Start of Task input

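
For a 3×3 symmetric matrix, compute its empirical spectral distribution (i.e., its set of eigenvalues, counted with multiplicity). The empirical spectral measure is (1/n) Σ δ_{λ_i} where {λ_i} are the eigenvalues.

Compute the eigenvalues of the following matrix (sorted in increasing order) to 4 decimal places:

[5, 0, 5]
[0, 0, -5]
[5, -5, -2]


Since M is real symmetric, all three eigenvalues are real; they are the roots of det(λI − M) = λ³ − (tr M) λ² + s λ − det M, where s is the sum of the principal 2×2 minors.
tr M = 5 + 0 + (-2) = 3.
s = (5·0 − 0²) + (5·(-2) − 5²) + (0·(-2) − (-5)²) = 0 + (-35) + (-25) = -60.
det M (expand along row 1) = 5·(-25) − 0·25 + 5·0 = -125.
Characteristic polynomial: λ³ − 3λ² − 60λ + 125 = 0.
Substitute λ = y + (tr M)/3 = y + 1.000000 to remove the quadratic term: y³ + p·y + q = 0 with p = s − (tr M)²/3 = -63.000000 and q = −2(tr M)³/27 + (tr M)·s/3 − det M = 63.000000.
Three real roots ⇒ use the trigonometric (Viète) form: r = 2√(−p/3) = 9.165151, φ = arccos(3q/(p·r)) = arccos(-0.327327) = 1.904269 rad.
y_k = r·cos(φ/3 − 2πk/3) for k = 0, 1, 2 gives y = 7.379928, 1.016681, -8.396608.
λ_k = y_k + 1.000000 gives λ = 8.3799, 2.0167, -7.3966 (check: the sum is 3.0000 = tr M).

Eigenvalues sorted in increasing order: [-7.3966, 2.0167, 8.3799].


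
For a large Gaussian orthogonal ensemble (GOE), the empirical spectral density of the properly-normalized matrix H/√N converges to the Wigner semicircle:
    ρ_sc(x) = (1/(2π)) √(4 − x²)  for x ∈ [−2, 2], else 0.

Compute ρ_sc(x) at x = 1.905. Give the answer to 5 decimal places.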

End of Task input

The problem - The data must be given again in full. Keep every line identical.

Output of the exercise -
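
For a 3×3 symmetric matrix, compute its empirical spectral distribution (i.e., its set of eigenvalues, counted with multiplicity). The empirical spectral measure is (1/n) Σ δ_{λ_i} where {λ_i} are the eigenvalues.

Compute the eigenvalues of the following matrix (sorted in increasing order) to 4 decimal places:

[5, 0, 5]
[0, 0, -5]
[5, -5, -2]


Since M is real symmetric, all three eigenvalues are real; they are the roots of det(λI − M) = λ³ − (tr M) λ² + s λ − det M, where s is the sum of the principal 2×2 minors.
tr M = 5 + 0 + (-2) = 3.
s = (5·0 − 0²) + (5·(-2) − 5²) + (0·(-2) − (-5)²) = 0 + (-35) + (-25) = -60.
det M (expand along row 1) = 5·(-25) − 0·25 + 5·0 = -125.
Characteristic polynomial: λ³ − 3λ² − 60λ + 125 = 0.
Substitute λ = y + (tr M)/3 = y + 1.000000 to remove the quadratic term: y³ + p·y + q = 0 with p = s − (tr M)²/3 = -63.000000 and q = −2(tr M)³/27 + (tr M)·s/3 − det M = 63.000000.
Three real roots ⇒ use the trigonometric (Viète) form: r = 2√(−p/3) = 9.165151, φ = arccos(3q/(p·r)) = arccos(-0.327327) = 1.904269 rad.
y_k = r·cos(φ/3 − 2πk/3) for k = 0, 1, 2 gives y = 7.379928, 1.016681, -8.396608.
λ_k = y_k + 1.000000 gives λ = 8.3799, 2.0167, -7.3966 (check: the sum is 3.0000 = tr M).

Eigenvalues sorted in increasing order: [-7.3966, 2.0167, 8.3799].


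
For a large Gaussian orthogonal ensemble (GOE), the empirical spectral density of the properly-normalized matrix H/√N converges to the Wigner semicircle:
    ρ_sc(x) = (1/(2π)) √(4 − x²)  for x ∈ [−2, 2], else 0.

Compute ρ_sc(x) at x = 1.905. Give the answer to 5 decimal places.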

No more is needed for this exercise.